What needs to be done: Search the material below for the string "Answer" and copy each line where it appears.

****************************************

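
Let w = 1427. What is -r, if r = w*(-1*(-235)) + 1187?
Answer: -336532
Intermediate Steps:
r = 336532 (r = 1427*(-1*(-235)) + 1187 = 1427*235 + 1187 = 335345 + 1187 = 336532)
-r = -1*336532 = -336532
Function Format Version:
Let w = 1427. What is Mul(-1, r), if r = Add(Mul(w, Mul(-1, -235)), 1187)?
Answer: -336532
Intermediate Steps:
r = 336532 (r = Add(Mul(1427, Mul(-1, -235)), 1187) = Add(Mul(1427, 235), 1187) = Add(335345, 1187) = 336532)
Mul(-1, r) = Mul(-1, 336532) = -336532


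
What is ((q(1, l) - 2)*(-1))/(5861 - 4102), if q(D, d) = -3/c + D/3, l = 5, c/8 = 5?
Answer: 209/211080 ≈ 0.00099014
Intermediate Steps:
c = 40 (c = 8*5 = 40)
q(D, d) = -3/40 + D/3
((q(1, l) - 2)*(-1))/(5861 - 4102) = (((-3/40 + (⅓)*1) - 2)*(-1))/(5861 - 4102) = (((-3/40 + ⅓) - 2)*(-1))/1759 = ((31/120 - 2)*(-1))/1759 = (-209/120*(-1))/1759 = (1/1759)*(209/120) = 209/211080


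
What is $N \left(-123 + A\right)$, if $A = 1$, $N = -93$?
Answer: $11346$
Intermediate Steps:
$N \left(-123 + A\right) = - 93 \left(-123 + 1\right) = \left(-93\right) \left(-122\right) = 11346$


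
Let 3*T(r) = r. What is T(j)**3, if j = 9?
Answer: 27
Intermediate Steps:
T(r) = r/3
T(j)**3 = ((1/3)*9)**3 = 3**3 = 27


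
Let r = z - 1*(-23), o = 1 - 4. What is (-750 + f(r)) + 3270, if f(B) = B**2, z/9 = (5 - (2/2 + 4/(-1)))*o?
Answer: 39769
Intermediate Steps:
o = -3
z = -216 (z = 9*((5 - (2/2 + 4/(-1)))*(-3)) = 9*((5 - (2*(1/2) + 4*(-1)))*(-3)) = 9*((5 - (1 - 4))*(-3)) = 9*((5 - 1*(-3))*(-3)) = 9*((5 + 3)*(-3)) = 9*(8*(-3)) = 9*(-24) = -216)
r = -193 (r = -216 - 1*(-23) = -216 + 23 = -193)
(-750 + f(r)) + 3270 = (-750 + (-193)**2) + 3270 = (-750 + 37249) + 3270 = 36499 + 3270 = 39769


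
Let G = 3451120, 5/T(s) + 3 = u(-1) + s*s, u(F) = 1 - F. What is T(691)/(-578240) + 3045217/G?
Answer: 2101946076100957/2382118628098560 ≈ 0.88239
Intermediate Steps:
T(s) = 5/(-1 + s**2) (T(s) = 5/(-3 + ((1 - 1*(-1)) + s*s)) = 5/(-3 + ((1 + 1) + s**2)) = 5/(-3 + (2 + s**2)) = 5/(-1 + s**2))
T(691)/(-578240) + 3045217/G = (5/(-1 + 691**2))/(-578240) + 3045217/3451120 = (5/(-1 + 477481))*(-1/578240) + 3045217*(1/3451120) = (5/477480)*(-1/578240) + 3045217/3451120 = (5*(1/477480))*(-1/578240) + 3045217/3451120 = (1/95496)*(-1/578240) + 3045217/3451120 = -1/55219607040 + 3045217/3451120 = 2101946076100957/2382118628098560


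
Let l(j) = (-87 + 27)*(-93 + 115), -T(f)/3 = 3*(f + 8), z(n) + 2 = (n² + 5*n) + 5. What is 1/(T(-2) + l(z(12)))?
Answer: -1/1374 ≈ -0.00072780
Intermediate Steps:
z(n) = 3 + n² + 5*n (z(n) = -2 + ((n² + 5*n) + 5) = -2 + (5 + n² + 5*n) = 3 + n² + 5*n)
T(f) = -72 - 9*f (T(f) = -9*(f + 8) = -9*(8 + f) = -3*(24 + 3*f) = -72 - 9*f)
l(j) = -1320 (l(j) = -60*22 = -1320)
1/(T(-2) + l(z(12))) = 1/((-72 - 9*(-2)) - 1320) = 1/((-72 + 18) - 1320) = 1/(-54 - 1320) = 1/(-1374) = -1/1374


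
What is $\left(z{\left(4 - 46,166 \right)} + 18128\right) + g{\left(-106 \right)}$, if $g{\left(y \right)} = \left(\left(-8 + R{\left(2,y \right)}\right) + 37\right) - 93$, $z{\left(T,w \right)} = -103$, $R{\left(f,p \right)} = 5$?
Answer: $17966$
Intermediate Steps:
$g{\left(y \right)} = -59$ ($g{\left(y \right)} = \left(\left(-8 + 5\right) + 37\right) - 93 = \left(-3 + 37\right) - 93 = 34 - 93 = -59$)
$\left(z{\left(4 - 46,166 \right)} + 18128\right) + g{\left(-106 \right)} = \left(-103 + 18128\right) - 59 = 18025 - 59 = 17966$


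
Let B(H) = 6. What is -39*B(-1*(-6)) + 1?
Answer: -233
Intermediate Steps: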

****************************************

Result for this task:
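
Answer: -336532
Answer: -336532
Answer: 209/211080 ≈ 0.00099014
Answer: $11346$
Answer: 27
Answer: 39769
Answer: 2101946076100957/2382118628098560 ≈ 0.88239
Answer: -1/1374 ≈ -0.00072780
Answer: $17966$
Answer: -233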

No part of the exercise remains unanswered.